--- Material for this task Enclosed Below ---

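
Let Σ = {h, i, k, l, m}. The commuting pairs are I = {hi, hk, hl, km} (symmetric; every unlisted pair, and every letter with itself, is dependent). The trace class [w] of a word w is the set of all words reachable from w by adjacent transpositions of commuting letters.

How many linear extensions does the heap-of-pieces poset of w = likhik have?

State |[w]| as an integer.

piece 0:l — minimal
piece 1:i rests on {0:l}
piece 2:k rests on {1:i}
piece 3:h — minimal
piece 4:i rests on {2:k}
piece 5:k rests on {4:i}
minimal pieces: {0:l, 3:h}
ways to finish when only these pieces remain (= sum over removing one remaining piece with nothing left below it):
  1 left: {3}→1  {5}→1
  2 left: {3,5}→2  {4,5}→1
  3 left: {2,4,5}→1  {3,4,5}→3
  4 left: {1,2,4,5}→1  {2,3,4,5}→4
  placing 0:l first → 5 extensions
  placing 3:h first → 1 extensions
total linear extensions = 6

6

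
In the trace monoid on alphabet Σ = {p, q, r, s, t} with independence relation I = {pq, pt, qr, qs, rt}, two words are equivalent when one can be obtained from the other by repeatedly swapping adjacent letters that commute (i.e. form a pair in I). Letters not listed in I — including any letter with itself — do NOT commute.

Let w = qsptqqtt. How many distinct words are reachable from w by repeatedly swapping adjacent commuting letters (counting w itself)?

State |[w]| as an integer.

13

drop 0:q onto floor
drop 1:s onto floor
drop 2:p onto {1:s}
drop 3:t onto {0:q, 1:s}
drop 4:q onto {3:t}
drop 5:q onto {4:q}
drop 6:t onto {5:q}
drop 7:t onto {6:t}
ground layer = {0:q, 1:s}
drop-orders for the pieces not yet dropped (sum over which currently-grounded one goes next):
  1 to go: {2} 1  {7} 1
  2 to go: {2,7} 2  {6,7} 1
  3 to go: {2,6,7} 3  {5,6,7} 1
  4 to go: {2,5,6,7} 4  {4,5,6,7} 1
  5 to go: {2,4,5,6,7} 5  {3,4,5,6,7} 1
  6 to go: {0,3,4,5,6,7} 1  {2,3,4,5,6,7} 6
  if 0:q drops first: 6 orders
  if 1:s drops first: 7 orders
heap linearizations: 13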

--- End of Enclosed Material for this task ---

◆ Problem details:
Every piece of the data is to be set down again exactly.

◆ Your response:
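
Let Σ = {h, i, k, l, m}. The commuting pairs are I = {hi, hk, hl, km} (symmetric; every unlisted pair, and every letter with itself, is dependent). The trace class [w] of a word w is the set of all words reachable from w by adjacent transpositions of commuting letters.

How many linear extensions does the heap-of-pieces poset of w = likhik have?

State |[w]| as an integer.

piece 0:l — minimal
piece 1:i rests on {0:l}
piece 2:k rests on {1:i}
piece 3:h — minimal
piece 4:i rests on {2:k}
piece 5:k rests on {4:i}
minimal pieces: {0:l, 3:h}
ways to finish when only these pieces remain (= sum over removing one remaining piece with nothing left below it):
  1 left: {3}→1  {5}→1
  2 left: {3,5}→2  {4,5}→1
  3 left: {2,4,5}→1  {3,4,5}→3
  4 left: {1,2,4,5}→1  {2,3,4,5}→4
  placing 0:l first → 5 extensions
  placing 3:h first → 1 extensions
total linear extensions = 6

6

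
In the trace monoid on alphabet Σ = {p, q, r, s, t} with independence relation I = {pq, pt, qr, qs, rt}, two words are equivalent when one can be obtained from the other by repeatedly swapping adjacent letters that commute (i.e. form a pair in I). Letters not listed in I — including any letter with itself — do NOT commute.

Let w = qsptqqtt. How many distinct words are reachable from w by repeatedly swapping adjacent commuting letters (counting w itself)?

State |[w]| as an integer.

13

drop 0:q onto floor
drop 1:s onto floor
drop 2:p onto {1:s}
drop 3:t onto {0:q, 1:s}
drop 4:q onto {3:t}
drop 5:q onto {4:q}
drop 6:t onto {5:q}
drop 7:t onto {6:t}
ground layer = {0:q, 1:s}
drop-orders for the pieces not yet dropped (sum over which currently-grounded one goes next):
  1 to go: {2} 1  {7} 1
  2 to go: {2,7} 2  {6,7} 1
  3 to go: {2,6,7} 3  {5,6,7} 1
  4 to go: {2,5,6,7} 4  {4,5,6,7} 1
  5 to go: {2,4,5,6,7} 5  {3,4,5,6,7} 1
  6 to go: {0,3,4,5,6,7} 1  {2,3,4,5,6,7} 6
  if 0:q drops first: 6 orders
  if 1:s drops first: 7 orders
heap linearizations: 13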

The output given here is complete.